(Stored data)

==*==

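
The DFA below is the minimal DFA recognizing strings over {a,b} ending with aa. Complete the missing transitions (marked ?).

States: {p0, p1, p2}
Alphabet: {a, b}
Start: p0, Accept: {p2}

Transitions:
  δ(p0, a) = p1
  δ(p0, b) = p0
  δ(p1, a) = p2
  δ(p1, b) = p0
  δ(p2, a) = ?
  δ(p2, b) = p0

From the language and accept set, identify what each state tracks — p0: last symbol not a; p1: one trailing a; p2: two trailing a's.
Each missing δ(q, a) is the state matching the new tracked value after reading a.
δ(p2, a) = p2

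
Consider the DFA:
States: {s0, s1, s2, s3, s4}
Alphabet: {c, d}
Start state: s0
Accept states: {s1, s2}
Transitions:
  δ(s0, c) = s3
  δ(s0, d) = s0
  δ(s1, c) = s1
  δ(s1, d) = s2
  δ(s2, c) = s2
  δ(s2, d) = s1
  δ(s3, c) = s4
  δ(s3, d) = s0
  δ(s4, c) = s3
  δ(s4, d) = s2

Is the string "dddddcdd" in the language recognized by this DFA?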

==*==

__Activity__
Transcribe the records in full, keeping every character as it is.

__Task result__
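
The DFA below is the minimal DFA recognizing strings over {a,b} ending with aa. Complete the missing transitions (marked ?).

States: {p0, p1, p2}
Alphabet: {a, b}
Start: p0, Accept: {p2}

Transitions:
  δ(p0, a) = p1
  δ(p0, b) = p0
  δ(p1, a) = p2
  δ(p1, b) = p0
  δ(p2, a) = ?
  δ(p2, b) = p0

From the language and accept set, identify what each state tracks — p0: last symbol not a; p1: one trailing a; p2: two trailing a's.
Each missing δ(q, a) is the state matching the new tracked value after reading a.
δ(p2, a) = p2

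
Consider the DFA:
States: {s0, s1, s2, s3, s4}
Alphabet: {c, d}
Start state: s0
Accept states: {s1, s2}
Transitions:
  δ(s0, c) = s3
  δ(s0, d) = s0
  δ(s1, c) = s1
  δ(s1, d) = s2
  δ(s2, c) = s2
  δ(s2, d) = s1
  δ(s3, c) = s4
  δ(s3, d) = s0
  δ(s4, c) = s3
  δ(s4, d) = s2

Is the string "dddddcdd" in the language recognized by this DFA?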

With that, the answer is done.